EXTRACTED MATERIAL |
* * *
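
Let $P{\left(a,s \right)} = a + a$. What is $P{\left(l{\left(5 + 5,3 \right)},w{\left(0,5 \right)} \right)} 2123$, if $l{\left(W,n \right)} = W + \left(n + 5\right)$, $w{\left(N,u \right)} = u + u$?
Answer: $76428$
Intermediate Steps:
$w{\left(N,u \right)} = 2 u$
$l{\left(W,n \right)} = 5 + W + n$ ($l{\left(W,n \right)} = W + \left(5 + n\right) = 5 + W + n$)
$P{\left(a,s \right)} = 2 a$
$P{\left(l{\left(5 + 5,3 \right)},w{\left(0,5 \right)} \right)} 2123 = 2 \left(5 + \left(5 + 5\right) + 3\right) 2123 = 2 \left(5 + 10 + 3\right) 2123 = 2 \cdot 18 \cdot 2123 = 36 \cdot 2123 = 76428$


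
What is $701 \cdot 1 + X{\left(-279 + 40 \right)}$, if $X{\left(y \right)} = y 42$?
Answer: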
* * *
Print each line of the data exactly as it was written.

RESULT OF THE EXERCISE |
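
Let $P{\left(a,s \right)} = a + a$. What is $P{\left(l{\left(5 + 5,3 \right)},w{\left(0,5 \right)} \right)} 2123$, if $l{\left(W,n \right)} = W + \left(n + 5\right)$, $w{\left(N,u \right)} = u + u$?
Answer: $76428$
Intermediate Steps:
$w{\left(N,u \right)} = 2 u$
$l{\left(W,n \right)} = 5 + W + n$ ($l{\left(W,n \right)} = W + \left(5 + n\right) = 5 + W + n$)
$P{\left(a,s \right)} = 2 a$
$P{\left(l{\left(5 + 5,3 \right)},w{\left(0,5 \right)} \right)} 2123 = 2 \left(5 + \left(5 + 5\right) + 3\right) 2123 = 2 \left(5 + 10 + 3\right) 2123 = 2 \cdot 18 \cdot 2123 = 36 \cdot 2123 = 76428$


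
What is $701 \cdot 1 + X{\left(-279 + 40 \right)}$, if $X{\left(y \right)} = y 42$?
Answer: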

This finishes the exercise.